Saved data entries
========

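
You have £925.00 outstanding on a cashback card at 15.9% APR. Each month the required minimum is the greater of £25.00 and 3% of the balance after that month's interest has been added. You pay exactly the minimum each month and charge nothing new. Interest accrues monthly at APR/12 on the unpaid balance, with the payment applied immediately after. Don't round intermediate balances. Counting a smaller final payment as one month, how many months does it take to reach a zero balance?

51 months

Monthly rate r = 15.9%/12 = 1.325% = 0.01325.
While 3% of the post-interest balance exceeds £25.00, each month B ← (B·(1+r))·(1 − 0.03), i.e. B shrinks by the factor (1+r)·0.97 = 0.98285.
This holds for months 1–7. Entering month 8 the balance is £819.52; 3% of the post-interest balance is now below £25.00, so the flat £25.00 minimum applies from here.
From month 8 a fixed £25.00 at rate r clears £819.52 in 44 more payments. Total: 7 + 44 = 51 months.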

========

Requirement: Retype every line of the data, keeping each one exactly as it is.

Solution to this task:
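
You have £925.00 outstanding on a cashback card at 15.9% APR. Each month the required minimum is the greater of £25.00 and 3% of the balance after that month's interest has been added. You pay exactly the minimum each month and charge nothing new. Interest accrues monthly at APR/12 on the unpaid balance, with the payment applied immediately after. Don't round intermediate balances. Counting a smaller final payment as one month, how many months does it take to reach a zero balance?

51 months

Monthly rate r = 15.9%/12 = 1.325% = 0.01325.
While 3% of the post-interest balance exceeds £25.00, each month B ← (B·(1+r))·(1 − 0.03), i.e. B shrinks by the factor (1+r)·0.97 = 0.98285.
This holds for months 1–7. Entering month 8 the balance is £819.52; 3% of the post-interest balance is now below £25.00, so the flat £25.00 minimum applies from here.
From month 8 a fixed £25.00 at rate r clears £819.52 in 44 more payments. Total: 7 + 44 = 51 months.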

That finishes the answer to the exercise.